*** AVAILABLE DATA Section Begins ***
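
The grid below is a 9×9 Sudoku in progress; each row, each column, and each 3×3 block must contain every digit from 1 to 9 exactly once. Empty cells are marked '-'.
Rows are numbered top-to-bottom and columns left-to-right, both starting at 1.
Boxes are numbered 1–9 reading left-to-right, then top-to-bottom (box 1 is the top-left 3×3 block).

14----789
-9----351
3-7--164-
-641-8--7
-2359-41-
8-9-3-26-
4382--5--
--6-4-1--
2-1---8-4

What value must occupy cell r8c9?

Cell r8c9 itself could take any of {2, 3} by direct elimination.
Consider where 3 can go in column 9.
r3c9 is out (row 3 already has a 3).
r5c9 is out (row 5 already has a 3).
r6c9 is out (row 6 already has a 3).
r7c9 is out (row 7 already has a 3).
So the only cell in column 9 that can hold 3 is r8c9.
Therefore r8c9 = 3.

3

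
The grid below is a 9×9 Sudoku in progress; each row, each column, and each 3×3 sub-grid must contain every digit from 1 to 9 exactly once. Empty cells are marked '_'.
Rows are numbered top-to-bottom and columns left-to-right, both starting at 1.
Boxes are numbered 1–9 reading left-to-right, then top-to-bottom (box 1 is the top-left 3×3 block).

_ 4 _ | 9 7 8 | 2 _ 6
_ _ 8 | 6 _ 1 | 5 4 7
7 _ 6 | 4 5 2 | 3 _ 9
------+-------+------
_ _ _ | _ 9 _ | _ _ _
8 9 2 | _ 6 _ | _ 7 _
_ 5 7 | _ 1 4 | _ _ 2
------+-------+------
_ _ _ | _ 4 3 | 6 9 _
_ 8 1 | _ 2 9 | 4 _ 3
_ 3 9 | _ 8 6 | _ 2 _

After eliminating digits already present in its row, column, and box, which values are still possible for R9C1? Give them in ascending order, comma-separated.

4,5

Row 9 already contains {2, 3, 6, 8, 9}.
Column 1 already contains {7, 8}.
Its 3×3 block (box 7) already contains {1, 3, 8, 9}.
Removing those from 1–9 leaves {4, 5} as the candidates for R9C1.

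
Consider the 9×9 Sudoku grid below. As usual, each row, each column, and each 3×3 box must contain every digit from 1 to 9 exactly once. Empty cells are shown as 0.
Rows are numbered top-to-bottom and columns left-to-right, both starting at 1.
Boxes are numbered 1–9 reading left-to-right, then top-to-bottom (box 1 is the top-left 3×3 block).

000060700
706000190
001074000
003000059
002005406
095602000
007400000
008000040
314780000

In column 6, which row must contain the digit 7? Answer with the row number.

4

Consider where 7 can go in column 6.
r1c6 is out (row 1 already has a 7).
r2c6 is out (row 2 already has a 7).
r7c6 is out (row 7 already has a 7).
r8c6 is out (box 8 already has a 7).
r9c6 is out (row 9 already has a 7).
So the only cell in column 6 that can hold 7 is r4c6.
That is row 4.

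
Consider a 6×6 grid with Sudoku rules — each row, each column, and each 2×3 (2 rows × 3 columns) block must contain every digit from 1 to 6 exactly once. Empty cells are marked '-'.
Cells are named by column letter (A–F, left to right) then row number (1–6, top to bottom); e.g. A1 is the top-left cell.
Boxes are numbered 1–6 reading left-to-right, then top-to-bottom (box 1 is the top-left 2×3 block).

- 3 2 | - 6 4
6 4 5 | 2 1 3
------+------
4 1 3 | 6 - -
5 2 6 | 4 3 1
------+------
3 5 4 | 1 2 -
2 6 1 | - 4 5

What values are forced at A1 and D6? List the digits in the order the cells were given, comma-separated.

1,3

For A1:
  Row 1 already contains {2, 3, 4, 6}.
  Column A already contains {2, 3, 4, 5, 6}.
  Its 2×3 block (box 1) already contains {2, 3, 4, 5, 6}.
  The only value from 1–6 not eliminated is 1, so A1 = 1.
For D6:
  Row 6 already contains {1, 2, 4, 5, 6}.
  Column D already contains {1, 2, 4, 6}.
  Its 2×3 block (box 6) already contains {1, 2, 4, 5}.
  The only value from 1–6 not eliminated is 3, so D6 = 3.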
*** AVAILABLE DATA Section Ends ***
• **EXERCISE OBJECTIVE**
Taking the records above as input, show every line in which the word "each" is present.

• **TASK ANSWER**
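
The grid below is a 9×9 Sudoku in progress; each row, each column, and each 3×3 block must contain every digit from 1 to 9 exactly once. Empty cells are marked '-'.
The grid below is a 9×9 Sudoku in progress; each row, each column, and each 3×3 sub-grid must contain every digit from 1 to 9 exactly once. Empty cells are marked '_'.
Consider the 9×9 Sudoku grid below. As usual, each row, each column, and each 3×3 box must contain every digit from 1 to 9 exactly once. Empty cells are shown as 0.
Consider a 6×6 grid with Sudoku rules — each row, each column, and each 2×3 (2 rows × 3 columns) block must contain every digit from 1 to 6 exactly once. Empty cells are marked '-'.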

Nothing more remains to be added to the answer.